■ Assigned task ■
With nothing added or dropped, copy the data that follows exactly.

■ Data to process ■
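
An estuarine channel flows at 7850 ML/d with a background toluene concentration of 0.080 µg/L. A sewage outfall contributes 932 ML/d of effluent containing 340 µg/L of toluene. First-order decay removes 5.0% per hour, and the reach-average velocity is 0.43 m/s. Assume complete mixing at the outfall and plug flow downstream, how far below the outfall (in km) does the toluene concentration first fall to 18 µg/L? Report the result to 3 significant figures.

Mass balance: C = (7850·0.08000 + 932.0·340.0) / 8782 = 317500/8782 = 36.15 µg/L.
5.0%/h lost → k = −ln(1 − 0.05) = 0.05129 h⁻¹.
Set 36.15·exp(−k·t) = 18 → t = ln(36.15/18)/k = 48950 s = 13.60 h.
Distance = v·t = 0.43·48950 = 21050 m = 21.05 km.

21.0 km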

■ Solution for this exercise ■
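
An estuarine channel flows at 7850 ML/d with a background toluene concentration of 0.080 µg/L. A sewage outfall contributes 932 ML/d of effluent containing 340 µg/L of toluene. First-order decay removes 5.0% per hour, and the reach-average velocity is 0.43 m/s. Assume complete mixing at the outfall and plug flow downstream, how far below the outfall (in km) does the toluene concentration first fall to 18 µg/L? Report the result to 3 significant figures.

Mass balance: C = (7850·0.08000 + 932.0·340.0) / 8782 = 317500/8782 = 36.15 µg/L.
5.0%/h lost → k = −ln(1 − 0.05) = 0.05129 h⁻¹.
Set 36.15·exp(−k·t) = 18 → t = ln(36.15/18)/k = 48950 s = 13.60 h.
Distance = v·t = 0.43·48950 = 21050 m = 21.05 km.

21.0 km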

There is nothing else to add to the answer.